## Work to be completed
From the listing below, retype exactly the line holding "The *kulX* gene", the line holding "product of *irpS*.", and the lines between them; skip everything else.

·····

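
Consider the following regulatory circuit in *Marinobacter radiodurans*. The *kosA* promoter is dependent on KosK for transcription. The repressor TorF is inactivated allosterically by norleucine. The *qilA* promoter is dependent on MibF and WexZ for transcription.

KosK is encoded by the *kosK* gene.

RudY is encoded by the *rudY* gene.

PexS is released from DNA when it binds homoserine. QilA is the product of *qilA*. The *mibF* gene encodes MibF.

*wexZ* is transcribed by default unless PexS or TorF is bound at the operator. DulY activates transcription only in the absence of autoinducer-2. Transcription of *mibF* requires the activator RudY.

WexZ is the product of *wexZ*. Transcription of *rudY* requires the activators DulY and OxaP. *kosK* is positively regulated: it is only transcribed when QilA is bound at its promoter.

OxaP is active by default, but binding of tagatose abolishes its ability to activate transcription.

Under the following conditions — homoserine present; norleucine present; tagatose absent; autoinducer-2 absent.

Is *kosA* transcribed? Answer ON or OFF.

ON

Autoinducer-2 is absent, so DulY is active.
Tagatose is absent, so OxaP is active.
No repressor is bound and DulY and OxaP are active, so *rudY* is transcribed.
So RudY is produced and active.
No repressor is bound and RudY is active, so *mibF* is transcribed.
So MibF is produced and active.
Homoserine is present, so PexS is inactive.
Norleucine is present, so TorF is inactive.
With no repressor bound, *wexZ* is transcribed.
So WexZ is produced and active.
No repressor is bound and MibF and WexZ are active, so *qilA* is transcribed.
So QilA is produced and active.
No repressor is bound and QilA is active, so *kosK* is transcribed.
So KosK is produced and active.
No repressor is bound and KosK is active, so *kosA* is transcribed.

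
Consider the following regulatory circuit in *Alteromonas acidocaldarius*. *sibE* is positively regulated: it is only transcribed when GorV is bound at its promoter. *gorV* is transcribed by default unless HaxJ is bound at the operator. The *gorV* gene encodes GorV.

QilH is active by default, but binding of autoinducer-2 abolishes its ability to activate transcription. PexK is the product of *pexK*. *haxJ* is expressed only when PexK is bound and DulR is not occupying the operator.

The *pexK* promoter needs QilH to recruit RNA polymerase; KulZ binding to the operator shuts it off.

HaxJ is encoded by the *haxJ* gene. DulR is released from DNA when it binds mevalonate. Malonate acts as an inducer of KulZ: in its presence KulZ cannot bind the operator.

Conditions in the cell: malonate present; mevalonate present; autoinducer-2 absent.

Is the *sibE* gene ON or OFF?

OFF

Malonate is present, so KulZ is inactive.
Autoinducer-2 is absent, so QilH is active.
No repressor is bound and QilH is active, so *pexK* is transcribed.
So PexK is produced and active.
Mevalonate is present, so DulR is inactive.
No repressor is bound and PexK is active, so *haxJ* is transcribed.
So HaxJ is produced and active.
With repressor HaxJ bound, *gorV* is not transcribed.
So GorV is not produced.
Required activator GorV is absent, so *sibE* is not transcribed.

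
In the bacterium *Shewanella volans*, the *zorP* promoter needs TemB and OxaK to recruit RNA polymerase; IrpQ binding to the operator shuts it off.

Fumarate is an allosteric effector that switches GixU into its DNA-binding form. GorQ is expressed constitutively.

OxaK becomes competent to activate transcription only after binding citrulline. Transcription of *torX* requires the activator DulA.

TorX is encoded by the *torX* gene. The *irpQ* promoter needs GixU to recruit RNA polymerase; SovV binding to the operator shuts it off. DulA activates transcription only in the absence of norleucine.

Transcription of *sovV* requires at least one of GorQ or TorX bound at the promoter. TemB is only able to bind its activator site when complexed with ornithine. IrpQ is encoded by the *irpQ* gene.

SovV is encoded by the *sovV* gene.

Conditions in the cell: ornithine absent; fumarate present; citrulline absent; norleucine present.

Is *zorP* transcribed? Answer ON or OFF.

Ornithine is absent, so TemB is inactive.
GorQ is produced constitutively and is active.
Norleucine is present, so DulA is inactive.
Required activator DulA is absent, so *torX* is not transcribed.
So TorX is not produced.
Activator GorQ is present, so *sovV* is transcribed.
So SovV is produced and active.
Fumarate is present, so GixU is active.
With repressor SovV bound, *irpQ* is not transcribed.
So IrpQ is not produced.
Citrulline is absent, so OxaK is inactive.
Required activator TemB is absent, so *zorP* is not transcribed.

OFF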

·····

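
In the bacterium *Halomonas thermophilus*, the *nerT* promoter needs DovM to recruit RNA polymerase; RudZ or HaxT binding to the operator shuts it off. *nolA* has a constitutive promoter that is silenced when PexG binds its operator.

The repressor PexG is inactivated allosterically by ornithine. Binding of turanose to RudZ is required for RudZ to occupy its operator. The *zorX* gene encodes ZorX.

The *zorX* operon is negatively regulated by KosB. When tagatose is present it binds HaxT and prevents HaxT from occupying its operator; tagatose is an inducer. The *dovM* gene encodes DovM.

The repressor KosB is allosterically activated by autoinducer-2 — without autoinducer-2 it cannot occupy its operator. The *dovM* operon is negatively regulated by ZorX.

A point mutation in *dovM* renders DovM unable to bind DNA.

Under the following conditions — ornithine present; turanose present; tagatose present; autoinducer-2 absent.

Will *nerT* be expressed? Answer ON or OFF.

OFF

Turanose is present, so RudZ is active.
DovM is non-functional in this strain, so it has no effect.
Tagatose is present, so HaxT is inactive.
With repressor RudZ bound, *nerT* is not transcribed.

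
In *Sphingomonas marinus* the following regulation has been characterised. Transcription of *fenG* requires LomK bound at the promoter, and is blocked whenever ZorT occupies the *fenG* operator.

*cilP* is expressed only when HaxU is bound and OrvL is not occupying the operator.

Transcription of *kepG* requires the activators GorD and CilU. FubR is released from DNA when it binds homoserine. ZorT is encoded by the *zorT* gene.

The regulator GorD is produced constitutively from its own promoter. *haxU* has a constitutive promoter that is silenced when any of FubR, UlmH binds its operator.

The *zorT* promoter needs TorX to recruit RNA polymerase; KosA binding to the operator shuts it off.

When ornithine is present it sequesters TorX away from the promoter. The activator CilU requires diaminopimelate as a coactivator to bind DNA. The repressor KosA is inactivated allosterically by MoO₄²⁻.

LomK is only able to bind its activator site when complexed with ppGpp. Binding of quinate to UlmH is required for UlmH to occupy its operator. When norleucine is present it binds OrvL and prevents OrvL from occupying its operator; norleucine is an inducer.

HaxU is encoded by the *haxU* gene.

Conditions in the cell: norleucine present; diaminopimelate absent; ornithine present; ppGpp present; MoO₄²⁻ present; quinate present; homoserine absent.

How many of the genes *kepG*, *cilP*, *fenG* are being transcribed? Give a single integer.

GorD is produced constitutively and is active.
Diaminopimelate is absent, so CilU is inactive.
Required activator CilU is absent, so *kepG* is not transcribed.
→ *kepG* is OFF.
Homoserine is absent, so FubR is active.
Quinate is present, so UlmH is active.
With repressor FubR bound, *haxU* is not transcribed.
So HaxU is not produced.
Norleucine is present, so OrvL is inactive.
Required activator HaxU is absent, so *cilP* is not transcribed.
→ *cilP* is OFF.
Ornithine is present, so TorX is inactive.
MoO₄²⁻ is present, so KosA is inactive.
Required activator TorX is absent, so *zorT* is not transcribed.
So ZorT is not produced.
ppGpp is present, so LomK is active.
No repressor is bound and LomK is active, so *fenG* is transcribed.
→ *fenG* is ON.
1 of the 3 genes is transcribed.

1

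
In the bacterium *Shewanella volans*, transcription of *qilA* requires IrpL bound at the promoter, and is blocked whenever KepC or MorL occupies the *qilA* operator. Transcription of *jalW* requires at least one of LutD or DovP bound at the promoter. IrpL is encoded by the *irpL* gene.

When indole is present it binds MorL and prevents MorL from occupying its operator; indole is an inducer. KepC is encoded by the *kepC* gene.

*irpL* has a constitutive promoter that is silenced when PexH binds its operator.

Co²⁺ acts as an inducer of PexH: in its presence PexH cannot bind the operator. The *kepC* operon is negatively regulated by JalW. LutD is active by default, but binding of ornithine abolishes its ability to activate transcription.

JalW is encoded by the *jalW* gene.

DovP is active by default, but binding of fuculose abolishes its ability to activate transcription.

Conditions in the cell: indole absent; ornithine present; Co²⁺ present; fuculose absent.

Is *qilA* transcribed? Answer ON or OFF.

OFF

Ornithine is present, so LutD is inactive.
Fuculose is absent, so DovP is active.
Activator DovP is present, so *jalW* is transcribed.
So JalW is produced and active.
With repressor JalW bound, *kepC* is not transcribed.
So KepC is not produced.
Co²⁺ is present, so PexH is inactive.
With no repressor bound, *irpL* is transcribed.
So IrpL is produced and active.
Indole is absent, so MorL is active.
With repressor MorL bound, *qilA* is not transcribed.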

·····

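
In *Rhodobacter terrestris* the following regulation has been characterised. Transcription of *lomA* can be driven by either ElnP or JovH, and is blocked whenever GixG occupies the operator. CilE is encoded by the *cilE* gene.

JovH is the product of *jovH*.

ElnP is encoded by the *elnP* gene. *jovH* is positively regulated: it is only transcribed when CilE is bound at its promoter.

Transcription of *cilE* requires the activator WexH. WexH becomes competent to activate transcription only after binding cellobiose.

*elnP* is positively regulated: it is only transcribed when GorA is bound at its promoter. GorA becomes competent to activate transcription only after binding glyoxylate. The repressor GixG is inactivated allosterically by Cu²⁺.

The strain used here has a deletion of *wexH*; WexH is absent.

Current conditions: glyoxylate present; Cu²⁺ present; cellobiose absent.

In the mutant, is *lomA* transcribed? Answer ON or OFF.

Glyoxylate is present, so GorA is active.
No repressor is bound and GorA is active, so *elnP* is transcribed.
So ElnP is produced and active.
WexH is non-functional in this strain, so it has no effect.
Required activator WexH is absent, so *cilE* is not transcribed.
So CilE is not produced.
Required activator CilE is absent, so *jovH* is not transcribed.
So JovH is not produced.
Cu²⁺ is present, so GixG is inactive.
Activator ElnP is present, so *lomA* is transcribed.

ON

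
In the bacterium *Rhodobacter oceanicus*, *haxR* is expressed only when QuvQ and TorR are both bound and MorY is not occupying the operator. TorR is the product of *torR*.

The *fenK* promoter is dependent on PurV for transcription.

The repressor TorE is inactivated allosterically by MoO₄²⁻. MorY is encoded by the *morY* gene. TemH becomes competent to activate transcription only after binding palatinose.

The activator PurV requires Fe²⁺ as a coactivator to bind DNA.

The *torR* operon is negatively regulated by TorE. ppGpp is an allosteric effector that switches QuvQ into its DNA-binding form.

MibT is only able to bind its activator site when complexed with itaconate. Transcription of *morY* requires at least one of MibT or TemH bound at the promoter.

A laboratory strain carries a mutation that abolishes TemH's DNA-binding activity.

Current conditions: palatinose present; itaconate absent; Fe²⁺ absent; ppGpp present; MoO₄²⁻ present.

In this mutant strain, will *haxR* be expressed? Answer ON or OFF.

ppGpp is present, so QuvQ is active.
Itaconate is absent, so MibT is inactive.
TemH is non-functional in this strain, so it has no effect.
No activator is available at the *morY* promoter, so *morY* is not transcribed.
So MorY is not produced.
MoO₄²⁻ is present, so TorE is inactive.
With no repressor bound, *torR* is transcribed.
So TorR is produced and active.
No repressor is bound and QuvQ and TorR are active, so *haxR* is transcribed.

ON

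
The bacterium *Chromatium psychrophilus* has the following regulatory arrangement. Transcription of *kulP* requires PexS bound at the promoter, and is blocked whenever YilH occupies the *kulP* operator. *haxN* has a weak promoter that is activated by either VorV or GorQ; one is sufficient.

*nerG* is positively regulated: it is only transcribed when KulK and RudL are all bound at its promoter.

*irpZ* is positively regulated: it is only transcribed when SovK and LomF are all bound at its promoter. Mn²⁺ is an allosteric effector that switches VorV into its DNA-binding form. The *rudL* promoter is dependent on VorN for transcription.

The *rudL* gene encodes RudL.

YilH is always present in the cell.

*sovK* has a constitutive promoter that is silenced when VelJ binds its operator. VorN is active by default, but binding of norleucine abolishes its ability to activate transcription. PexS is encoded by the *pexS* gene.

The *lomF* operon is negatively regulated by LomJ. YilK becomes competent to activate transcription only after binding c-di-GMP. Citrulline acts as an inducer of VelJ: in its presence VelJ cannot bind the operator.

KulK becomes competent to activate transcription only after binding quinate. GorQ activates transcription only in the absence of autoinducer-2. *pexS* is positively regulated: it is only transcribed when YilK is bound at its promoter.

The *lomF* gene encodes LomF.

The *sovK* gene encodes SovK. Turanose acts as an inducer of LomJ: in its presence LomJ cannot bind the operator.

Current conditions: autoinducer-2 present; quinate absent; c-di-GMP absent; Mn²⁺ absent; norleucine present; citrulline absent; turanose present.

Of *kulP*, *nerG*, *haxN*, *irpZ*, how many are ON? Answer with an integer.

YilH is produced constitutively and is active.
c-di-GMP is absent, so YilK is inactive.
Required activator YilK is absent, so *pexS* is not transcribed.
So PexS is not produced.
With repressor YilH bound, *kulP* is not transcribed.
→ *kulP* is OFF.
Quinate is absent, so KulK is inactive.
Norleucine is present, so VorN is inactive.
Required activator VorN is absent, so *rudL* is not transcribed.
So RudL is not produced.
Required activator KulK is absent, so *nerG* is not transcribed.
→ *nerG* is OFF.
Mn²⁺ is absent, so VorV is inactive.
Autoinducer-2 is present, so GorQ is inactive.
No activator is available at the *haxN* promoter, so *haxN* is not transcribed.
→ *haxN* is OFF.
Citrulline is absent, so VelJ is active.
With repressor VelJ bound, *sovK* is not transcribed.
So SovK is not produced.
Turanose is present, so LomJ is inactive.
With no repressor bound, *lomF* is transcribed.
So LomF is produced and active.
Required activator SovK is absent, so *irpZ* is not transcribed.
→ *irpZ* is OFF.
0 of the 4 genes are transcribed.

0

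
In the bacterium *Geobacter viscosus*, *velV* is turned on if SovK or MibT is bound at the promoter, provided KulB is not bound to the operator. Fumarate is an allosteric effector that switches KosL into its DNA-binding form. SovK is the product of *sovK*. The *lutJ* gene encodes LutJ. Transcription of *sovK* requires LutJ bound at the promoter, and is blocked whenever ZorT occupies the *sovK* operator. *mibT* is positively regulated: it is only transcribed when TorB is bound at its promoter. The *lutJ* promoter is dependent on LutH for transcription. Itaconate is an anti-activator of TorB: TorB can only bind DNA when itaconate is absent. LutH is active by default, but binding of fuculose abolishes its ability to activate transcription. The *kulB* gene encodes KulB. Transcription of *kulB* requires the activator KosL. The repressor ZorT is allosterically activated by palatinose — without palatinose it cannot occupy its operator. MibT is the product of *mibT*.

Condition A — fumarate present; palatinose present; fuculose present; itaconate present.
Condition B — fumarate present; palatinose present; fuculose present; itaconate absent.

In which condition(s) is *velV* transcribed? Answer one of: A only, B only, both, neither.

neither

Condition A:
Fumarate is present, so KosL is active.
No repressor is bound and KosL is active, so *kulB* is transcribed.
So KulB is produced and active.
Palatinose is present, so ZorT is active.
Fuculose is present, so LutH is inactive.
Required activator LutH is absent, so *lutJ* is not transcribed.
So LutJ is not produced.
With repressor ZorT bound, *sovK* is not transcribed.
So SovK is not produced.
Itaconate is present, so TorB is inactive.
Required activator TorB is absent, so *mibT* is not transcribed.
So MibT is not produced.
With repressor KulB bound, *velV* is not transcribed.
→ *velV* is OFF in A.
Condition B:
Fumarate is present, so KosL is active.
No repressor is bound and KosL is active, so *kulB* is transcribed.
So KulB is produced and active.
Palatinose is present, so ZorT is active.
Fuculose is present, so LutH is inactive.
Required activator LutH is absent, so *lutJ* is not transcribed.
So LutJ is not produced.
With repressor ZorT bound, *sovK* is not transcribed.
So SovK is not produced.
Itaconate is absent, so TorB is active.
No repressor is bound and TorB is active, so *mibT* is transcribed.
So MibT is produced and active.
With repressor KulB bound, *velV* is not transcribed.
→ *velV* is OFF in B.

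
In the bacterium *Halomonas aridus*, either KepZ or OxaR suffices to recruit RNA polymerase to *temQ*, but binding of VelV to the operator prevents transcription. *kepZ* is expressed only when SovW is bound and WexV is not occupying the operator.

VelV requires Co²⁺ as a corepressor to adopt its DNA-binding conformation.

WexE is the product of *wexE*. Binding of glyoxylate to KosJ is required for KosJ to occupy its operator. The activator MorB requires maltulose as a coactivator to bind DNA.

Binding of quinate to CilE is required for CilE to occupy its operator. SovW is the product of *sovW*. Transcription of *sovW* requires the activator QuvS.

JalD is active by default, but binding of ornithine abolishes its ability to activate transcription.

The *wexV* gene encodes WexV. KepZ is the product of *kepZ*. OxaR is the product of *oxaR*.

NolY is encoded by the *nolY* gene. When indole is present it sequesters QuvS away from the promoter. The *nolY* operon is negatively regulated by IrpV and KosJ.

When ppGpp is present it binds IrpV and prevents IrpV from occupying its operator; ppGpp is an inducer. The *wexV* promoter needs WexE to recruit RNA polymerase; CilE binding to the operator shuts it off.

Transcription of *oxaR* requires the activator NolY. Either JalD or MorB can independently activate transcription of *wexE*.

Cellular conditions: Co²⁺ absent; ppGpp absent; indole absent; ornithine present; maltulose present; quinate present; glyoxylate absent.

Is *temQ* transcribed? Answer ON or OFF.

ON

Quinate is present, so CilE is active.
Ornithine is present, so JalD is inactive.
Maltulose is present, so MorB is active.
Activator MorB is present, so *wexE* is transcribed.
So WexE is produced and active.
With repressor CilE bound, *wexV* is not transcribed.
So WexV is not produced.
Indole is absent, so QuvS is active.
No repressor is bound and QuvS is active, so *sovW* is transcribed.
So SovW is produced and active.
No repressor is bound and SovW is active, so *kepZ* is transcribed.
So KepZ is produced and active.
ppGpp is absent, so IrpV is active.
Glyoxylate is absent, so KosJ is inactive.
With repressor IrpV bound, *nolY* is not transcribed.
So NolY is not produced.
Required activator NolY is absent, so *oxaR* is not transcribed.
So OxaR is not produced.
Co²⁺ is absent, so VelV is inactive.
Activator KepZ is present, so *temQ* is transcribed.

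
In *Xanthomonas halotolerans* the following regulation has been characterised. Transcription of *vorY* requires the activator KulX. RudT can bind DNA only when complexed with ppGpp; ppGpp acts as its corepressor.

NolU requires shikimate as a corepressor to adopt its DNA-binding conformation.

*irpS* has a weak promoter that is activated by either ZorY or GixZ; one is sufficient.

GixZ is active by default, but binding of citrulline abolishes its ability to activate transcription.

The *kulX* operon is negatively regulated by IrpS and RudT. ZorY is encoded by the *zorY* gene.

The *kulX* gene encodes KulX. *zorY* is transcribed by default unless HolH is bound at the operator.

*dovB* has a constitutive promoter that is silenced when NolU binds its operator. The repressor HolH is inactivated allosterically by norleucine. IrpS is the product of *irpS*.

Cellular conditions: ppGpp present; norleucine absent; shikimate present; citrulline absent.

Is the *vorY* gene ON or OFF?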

·····

## Your response
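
The *kulX* gene encodes KulX. *zorY* is transcribed by default unless HolH is bound at the operator.

*dovB* has a constitutive promoter that is silenced when NolU binds its operator. The repressor HolH is inactivated allosterically by norleucine. IrpS is the product of *irpS*.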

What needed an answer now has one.